:: TASK INSTRUCTIONS ::
What is needed is an exact transcription of every entry below.

:: SOURCE DATA ::
<<<<
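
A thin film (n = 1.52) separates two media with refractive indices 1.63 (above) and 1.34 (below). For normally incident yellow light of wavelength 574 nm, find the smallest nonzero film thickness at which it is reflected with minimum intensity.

At the upper boundary (n = 1.63 to n = 1.52) the reflected ray undergoes no phase shift.
Ray reflecting at the bottom interface goes from n = 1.52 toward n = 1.34: no phase shift.
The two reflections carry the same phase change, so no net offset.
For minimum reflection here: 2 n t = (m + ½) λ.
Minimum at m = 0: t = λ / (4 n) = 574 / (4 × 1.52) = 94.4 nm.

94.4 nm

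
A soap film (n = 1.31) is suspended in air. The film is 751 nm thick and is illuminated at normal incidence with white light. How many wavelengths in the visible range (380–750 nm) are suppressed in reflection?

3

Top surface (1.0 → 1.31): reflection off a higher-index medium gives a half-wave phase shift.
At the lower boundary (n = 1.31 to n = 1.0) the reflected ray undergoes no phase shift.
Exactly one π shift → a net half-wave offset.
With one net inversion, destructive interference in reflection requires 2 n t = m λ.
λ = 2 n t / m = 1968 / m nm.
m=2: 984 nm (IR); m=3: 656 nm (visible); m=4: 492 nm (visible); m=5: 394 nm (visible); m=6: 328 nm (UV).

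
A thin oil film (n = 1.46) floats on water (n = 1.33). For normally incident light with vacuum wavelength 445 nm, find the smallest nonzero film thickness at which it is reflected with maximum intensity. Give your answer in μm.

0.0762 μm

Ray reflecting at the top interface goes from n = 1.0 toward n = 1.46: a half-wave phase shift.
Bottom surface (1.46 → 1.33): reflection off a lower-index medium gives no phase shift.
Exactly one π shift → a net half-wave offset.
So the condition for constructive reflection is 2 n t = (m + ½) λ.
Minimum at m = 0: t = λ / (4 n) = 445 / (4 × 1.46) = 76.2 nm.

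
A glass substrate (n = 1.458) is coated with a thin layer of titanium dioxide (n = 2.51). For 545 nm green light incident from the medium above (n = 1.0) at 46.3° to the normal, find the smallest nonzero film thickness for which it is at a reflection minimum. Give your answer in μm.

0.113 μm

At the upper boundary (n = 1.0 to n = 2.51) the reflected ray undergoes a half-wave phase shift.
At the lower boundary (n = 2.51 to n = 1.458) the reflected ray undergoes no phase shift.
Net: one phase inversion between the two reflected rays.
For weak reflection here: 2 n t cos θ_r = m λ.
Snell's law: 1.0 sin 46.3° = 2.51 sin θ_r → sin θ_r = 0.288, cos θ_r = 0.958.
Minimum nonzero at m = 1: t = λ / (2 n cos θ_r) = 545 / (2 × 2.51 × 0.958) = 113 nm.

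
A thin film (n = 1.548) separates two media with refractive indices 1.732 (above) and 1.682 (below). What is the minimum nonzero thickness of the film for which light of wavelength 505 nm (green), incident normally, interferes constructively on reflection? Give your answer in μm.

Top surface (1.732 → 1.548): reflection off a lower-index medium gives no phase shift.
Bottom surface (1.548 → 1.682): reflection off a higher-index medium gives a half-wave phase shift.
The two reflections differ by half a wavelength.
So the condition for constructive reflection is 2 n t = (m + ½) λ.
Minimum at m = 0: t = λ / (4 n) = 505 / (4 × 1.548) = 81.6 nm.

0.0816 μm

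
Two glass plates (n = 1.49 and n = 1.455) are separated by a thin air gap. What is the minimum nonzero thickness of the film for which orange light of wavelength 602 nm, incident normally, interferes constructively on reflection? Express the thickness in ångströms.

At the upper boundary (n = 1.49 to n = 1.0) the reflected ray undergoes no phase shift.
At the lower boundary (n = 1.0 to n = 1.455) the reflected ray undergoes a half-wave phase shift.
The two reflections differ by half a wavelength.
With one net inversion, constructive interference in reflection requires 2 n t = (m + ½) λ.
Minimum at m = 0: t = λ / (4 n) = 602 / (4 × 1.0) = 151 nm.

1505 Å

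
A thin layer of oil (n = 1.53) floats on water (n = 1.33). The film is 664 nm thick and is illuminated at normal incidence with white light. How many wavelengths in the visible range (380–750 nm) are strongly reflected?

At the upper boundary (n = 1.0 to n = 1.53) the reflected ray undergoes a half-wave phase shift.
Ray reflecting at the bottom interface goes from n = 1.53 toward n = 1.33: no phase shift.
Net: one phase inversion between the two reflected rays.
So the condition for constructive reflection is 2 n t = (m + ½) λ.
λ = 2 n t / (m + ½) = 2032 / (m + ½) nm.
m=2: 813 nm (IR); m=3: 581 nm (visible); m=4: 452 nm (visible); m=5: 369 nm (UV).

2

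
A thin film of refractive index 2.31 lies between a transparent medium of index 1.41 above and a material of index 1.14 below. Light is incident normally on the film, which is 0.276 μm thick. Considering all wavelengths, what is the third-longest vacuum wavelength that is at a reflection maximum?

510 nm

At the upper boundary (n = 1.41 to n = 2.31) the reflected ray undergoes a half-wave phase shift.
Ray reflecting at the bottom interface goes from n = 2.31 toward n = 1.14: no phase shift.
The two reflections differ by half a wavelength.
With one net inversion, constructive interference in reflection requires 2 n t = (m + ½) λ.
λ = 2 n t / (m + ½). The third-longest wavelength is m = 2: λ = 2 × 2.31 × 276 / 2.50 = 510 nm.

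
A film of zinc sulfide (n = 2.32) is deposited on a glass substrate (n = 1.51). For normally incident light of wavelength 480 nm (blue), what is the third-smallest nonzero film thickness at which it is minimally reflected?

Ray reflecting at the top interface goes from n = 1.0 toward n = 2.32: a half-wave phase shift.
At the lower boundary (n = 2.32 to n = 1.51) the reflected ray undergoes no phase shift.
Exactly one π shift → a net half-wave offset.
So the condition for destructive reflection is 2 n t = m λ.
The third-smallest nonzero thickness corresponds to m = 3: t = m λ / (2 n) = 3.00 × 480 / (2 × 2.32) = 310 nm.

310 nm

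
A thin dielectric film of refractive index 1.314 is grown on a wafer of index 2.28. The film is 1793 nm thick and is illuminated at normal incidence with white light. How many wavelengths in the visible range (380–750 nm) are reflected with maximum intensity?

6

At the upper boundary (n = 1.0 to n = 1.314) the reflected ray undergoes a half-wave phase shift.
Ray reflecting at the bottom interface goes from n = 1.314 toward n = 2.28: a half-wave phase shift.
Net: no relative phase inversion (both shifts match).
So the condition for constructive reflection is 2 n t = m λ.
λ = 2 n t / m = 4712 / m nm.
m=6: 785 nm (IR); m=7: 673 nm (visible); m=8: 589 nm (visible); m=9: 524 nm (visible); m=10: 471 nm (visible); m=11: 428 nm (visible); m=12: 393 nm (visible); m=13: 362 nm (UV).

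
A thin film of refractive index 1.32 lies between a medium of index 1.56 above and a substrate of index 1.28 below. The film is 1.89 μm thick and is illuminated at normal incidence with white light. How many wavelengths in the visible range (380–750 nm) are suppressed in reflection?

6

Ray reflecting at the top interface goes from n = 1.56 toward n = 1.32: no phase shift.
Ray reflecting at the bottom interface goes from n = 1.32 toward n = 1.28: no phase shift.
Zero or two π shifts → no net half-wave offset.
So the condition for destructive reflection is 2 n t = (m + ½) λ.
λ = 2 n t / (m + ½) = 4990 / (m + ½) nm.
m=6: 768 nm (IR); m=7: 665 nm (visible); m=8: 587 nm (visible); m=9: 525 nm (visible); m=10: 475 nm (visible); m=11: 434 nm (visible); m=12: 399 nm (visible); m=13: 370 nm (UV).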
>>>>
:: ANSWER SECTION ::
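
A thin film (n = 1.52) separates two media with refractive indices 1.63 (above) and 1.34 (below). For normally incident yellow light of wavelength 574 nm, find the smallest nonzero film thickness at which it is reflected with minimum intensity.

At the upper boundary (n = 1.63 to n = 1.52) the reflected ray undergoes no phase shift.
Ray reflecting at the bottom interface goes from n = 1.52 toward n = 1.34: no phase shift.
The two reflections carry the same phase change, so no net offset.
For minimum reflection here: 2 n t = (m + ½) λ.
Minimum at m = 0: t = λ / (4 n) = 574 / (4 × 1.52) = 94.4 nm.

94.4 nm

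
A soap film (n = 1.31) is suspended in air. The film is 751 nm thick and is illuminated at normal incidence with white light. How many wavelengths in the visible range (380–750 nm) are suppressed in reflection?

3

Top surface (1.0 → 1.31): reflection off a higher-index medium gives a half-wave phase shift.
At the lower boundary (n = 1.31 to n = 1.0) the reflected ray undergoes no phase shift.
Exactly one π shift → a net half-wave offset.
With one net inversion, destructive interference in reflection requires 2 n t = m λ.
λ = 2 n t / m = 1968 / m nm.
m=2: 984 nm (IR); m=3: 656 nm (visible); m=4: 492 nm (visible); m=5: 394 nm (visible); m=6: 328 nm (UV).

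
A thin oil film (n = 1.46) floats on water (n = 1.33). For normally incident light with vacuum wavelength 445 nm, find the smallest nonzero film thickness at which it is reflected with maximum intensity. Give your answer in μm.

0.0762 μm

Ray reflecting at the top interface goes from n = 1.0 toward n = 1.46: a half-wave phase shift.
Bottom surface (1.46 → 1.33): reflection off a lower-index medium gives no phase shift.
Exactly one π shift → a net half-wave offset.
So the condition for constructive reflection is 2 n t = (m + ½) λ.
Minimum at m = 0: t = λ / (4 n) = 445 / (4 × 1.46) = 76.2 nm.

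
A glass substrate (n = 1.458) is coated with a thin layer of titanium dioxide (n = 2.51). For 545 nm green light incident from the medium above (n = 1.0) at 46.3° to the normal, find the smallest nonzero film thickness for which it is at a reflection minimum. Give your answer in μm.

0.113 μm

At the upper boundary (n = 1.0 to n = 2.51) the reflected ray undergoes a half-wave phase shift.
At the lower boundary (n = 2.51 to n = 1.458) the reflected ray undergoes no phase shift.
Net: one phase inversion between the two reflected rays.
For weak reflection here: 2 n t cos θ_r = m λ.
Snell's law: 1.0 sin 46.3° = 2.51 sin θ_r → sin θ_r = 0.288, cos θ_r = 0.958.
Minimum nonzero at m = 1: t = λ / (2 n cos θ_r) = 545 / (2 × 2.51 × 0.958) = 113 nm.

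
A thin film (n = 1.548) separates two media with refractive indices 1.732 (above) and 1.682 (below). What is the minimum nonzero thickness of the film for which light of wavelength 505 nm (green), incident normally, interferes constructively on reflection? Give your answer in μm.

Top surface (1.732 → 1.548): reflection off a lower-index medium gives no phase shift.
Bottom surface (1.548 → 1.682): reflection off a higher-index medium gives a half-wave phase shift.
The two reflections differ by half a wavelength.
So the condition for constructive reflection is 2 n t = (m + ½) λ.
Minimum at m = 0: t = λ / (4 n) = 505 / (4 × 1.548) = 81.6 nm.

0.0816 μm

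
Two glass plates (n = 1.49 and n = 1.455) are separated by a thin air gap. What is the minimum nonzero thickness of the film for which orange light of wavelength 602 nm, incident normally, interferes constructively on reflection? Express the thickness in ångströms.

At the upper boundary (n = 1.49 to n = 1.0) the reflected ray undergoes no phase shift.
At the lower boundary (n = 1.0 to n = 1.455) the reflected ray undergoes a half-wave phase shift.
The two reflections differ by half a wavelength.
With one net inversion, constructive interference in reflection requires 2 n t = (m + ½) λ.
Minimum at m = 0: t = λ / (4 n) = 602 / (4 × 1.0) = 151 nm.

1505 Å

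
A thin layer of oil (n = 1.53) floats on water (n = 1.33). The film is 664 nm thick and is illuminated at normal incidence with white light. How many wavelengths in the visible range (380–750 nm) are strongly reflected?

At the upper boundary (n = 1.0 to n = 1.53) the reflected ray undergoes a half-wave phase shift.
Ray reflecting at the bottom interface goes from n = 1.53 toward n = 1.33: no phase shift.
Net: one phase inversion between the two reflected rays.
So the condition for constructive reflection is 2 n t = (m + ½) λ.
λ = 2 n t / (m + ½) = 2032 / (m + ½) nm.
m=2: 813 nm (IR); m=3: 581 nm (visible); m=4: 452 nm (visible); m=5: 369 nm (UV).

2

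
A thin film of refractive index 2.31 lies between a transparent medium of index 1.41 above and a material of index 1.14 below. Light is incident normally on the film, which is 0.276 μm thick. Considering all wavelengths, what is the third-longest vacuum wavelength that is at a reflection maximum?

510 nm

At the upper boundary (n = 1.41 to n = 2.31) the reflected ray undergoes a half-wave phase shift.
Ray reflecting at the bottom interface goes from n = 2.31 toward n = 1.14: no phase shift.
The two reflections differ by half a wavelength.
With one net inversion, constructive interference in reflection requires 2 n t = (m + ½) λ.
λ = 2 n t / (m + ½). The third-longest wavelength is m = 2: λ = 2 × 2.31 × 276 / 2.50 = 510 nm.

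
A film of zinc sulfide (n = 2.32) is deposited on a glass substrate (n = 1.51). For normally incident light of wavelength 480 nm (blue), what is the third-smallest nonzero film thickness at which it is minimally reflected?

Ray reflecting at the top interface goes from n = 1.0 toward n = 2.32: a half-wave phase shift.
At the lower boundary (n = 2.32 to n = 1.51) the reflected ray undergoes no phase shift.
Exactly one π shift → a net half-wave offset.
So the condition for destructive reflection is 2 n t = m λ.
The third-smallest nonzero thickness corresponds to m = 3: t = m λ / (2 n) = 3.00 × 480 / (2 × 2.32) = 310 nm.

310 nm

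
A thin dielectric film of refractive index 1.314 is grown on a wafer of index 2.28. The film is 1793 nm thick and is illuminated at normal incidence with white light. How many wavelengths in the visible range (380–750 nm) are reflected with maximum intensity?

6

At the upper boundary (n = 1.0 to n = 1.314) the reflected ray undergoes a half-wave phase shift.
Ray reflecting at the bottom interface goes from n = 1.314 toward n = 2.28: a half-wave phase shift.
Net: no relative phase inversion (both shifts match).
So the condition for constructive reflection is 2 n t = m λ.
λ = 2 n t / m = 4712 / m nm.
m=6: 785 nm (IR); m=7: 673 nm (visible); m=8: 589 nm (visible); m=9: 524 nm (visible); m=10: 471 nm (visible); m=11: 428 nm (visible); m=12: 393 nm (visible); m=13: 362 nm (UV).

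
A thin film of refractive index 1.32 lies between a medium of index 1.56 above and a substrate of index 1.28 below. The film is 1.89 μm thick and is illuminated at normal incidence with white light. How many wavelengths in the visible range (380–750 nm) are suppressed in reflection?

6

Ray reflecting at the top interface goes from n = 1.56 toward n = 1.32: no phase shift.
Ray reflecting at the bottom interface goes from n = 1.32 toward n = 1.28: no phase shift.
Zero or two π shifts → no net half-wave offset.
So the condition for destructive reflection is 2 n t = (m + ½) λ.
λ = 2 n t / (m + ½) = 4990 / (m + ½) nm.
m=6: 768 nm (IR); m=7: 665 nm (visible); m=8: 587 nm (visible); m=9: 525 nm (visible); m=10: 475 nm (visible); m=11: 434 nm (visible); m=12: 399 nm (visible); m=13: 370 nm (UV).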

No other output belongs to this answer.